## INSTRUCTIONS FOR THE TASK
Set down every entry exactly as it was written.

## PROVIDED RECORDS

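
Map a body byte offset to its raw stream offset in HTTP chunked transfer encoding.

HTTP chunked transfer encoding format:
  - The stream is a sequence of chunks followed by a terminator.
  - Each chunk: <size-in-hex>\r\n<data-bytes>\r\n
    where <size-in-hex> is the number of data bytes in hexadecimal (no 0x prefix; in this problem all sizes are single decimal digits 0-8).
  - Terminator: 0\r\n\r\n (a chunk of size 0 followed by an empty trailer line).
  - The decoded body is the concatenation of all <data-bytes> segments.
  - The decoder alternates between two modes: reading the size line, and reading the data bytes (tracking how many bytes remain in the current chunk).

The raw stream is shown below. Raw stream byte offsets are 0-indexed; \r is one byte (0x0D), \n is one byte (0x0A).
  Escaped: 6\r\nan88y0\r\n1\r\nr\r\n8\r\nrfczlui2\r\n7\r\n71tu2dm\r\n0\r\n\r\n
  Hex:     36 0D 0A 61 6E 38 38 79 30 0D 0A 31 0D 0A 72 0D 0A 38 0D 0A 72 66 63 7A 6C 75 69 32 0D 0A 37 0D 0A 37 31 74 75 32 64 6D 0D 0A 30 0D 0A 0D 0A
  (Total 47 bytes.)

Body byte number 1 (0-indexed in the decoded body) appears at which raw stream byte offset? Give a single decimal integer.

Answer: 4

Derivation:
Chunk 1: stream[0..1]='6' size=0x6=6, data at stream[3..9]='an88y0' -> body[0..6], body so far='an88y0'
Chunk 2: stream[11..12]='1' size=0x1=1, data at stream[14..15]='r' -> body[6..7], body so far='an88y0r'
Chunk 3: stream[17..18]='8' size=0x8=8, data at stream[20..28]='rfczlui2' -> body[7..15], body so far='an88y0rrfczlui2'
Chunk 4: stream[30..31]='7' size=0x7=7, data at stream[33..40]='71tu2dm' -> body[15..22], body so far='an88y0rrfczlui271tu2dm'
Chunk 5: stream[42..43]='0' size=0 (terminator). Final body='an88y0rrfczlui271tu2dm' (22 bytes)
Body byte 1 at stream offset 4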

## REPLY
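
Map a body byte offset to its raw stream offset in HTTP chunked transfer encoding.

HTTP chunked transfer encoding format:
  - The stream is a sequence of chunks followed by a terminator.
  - Each chunk: <size-in-hex>\r\n<data-bytes>\r\n
    where <size-in-hex> is the number of data bytes in hexadecimal (no 0x prefix; in this problem all sizes are single decimal digits 0-8).
  - Terminator: 0\r\n\r\n (a chunk of size 0 followed by an empty trailer line).
  - The decoded body is the concatenation of all <data-bytes> segments.
  - The decoder alternates between two modes: reading the size line, and reading the data bytes (tracking how many bytes remain in the current chunk).

The raw stream is shown below. Raw stream byte offsets are 0-indexed; \r is one byte (0x0D), \n is one byte (0x0A).
  Escaped: 6\r\nan88y0\r\n1\r\nr\r\n8\r\nrfczlui2\r\n7\r\n71tu2dm\r\n0\r\n\r\n
  Hex:     36 0D 0A 61 6E 38 38 79 30 0D 0A 31 0D 0A 72 0D 0A 38 0D 0A 72 66 63 7A 6C 75 69 32 0D 0A 37 0D 0A 37 31 74 75 32 64 6D 0D 0A 30 0D 0A 0D 0A
  (Total 47 bytes.)

Body byte number 1 (0-indexed in the decoded body) appears at which raw stream byte offset? Give a single decimal integer.

Answer: 4

Derivation:
Chunk 1: stream[0..1]='6' size=0x6=6, data at stream[3..9]='an88y0' -> body[0..6], body so far='an88y0'
Chunk 2: stream[11..12]='1' size=0x1=1, data at stream[14..15]='r' -> body[6..7], body so far='an88y0r'
Chunk 3: stream[17..18]='8' size=0x8=8, data at stream[20..28]='rfczlui2' -> body[7..15], body so far='an88y0rrfczlui2'
Chunk 4: stream[30..31]='7' size=0x7=7, data at stream[33..40]='71tu2dm' -> body[15..22], body so far='an88y0rrfczlui271tu2dm'
Chunk 5: stream[42..43]='0' size=0 (terminator). Final body='an88y0rrfczlui271tu2dm' (22 bytes)
Body byte 1 at stream offset 4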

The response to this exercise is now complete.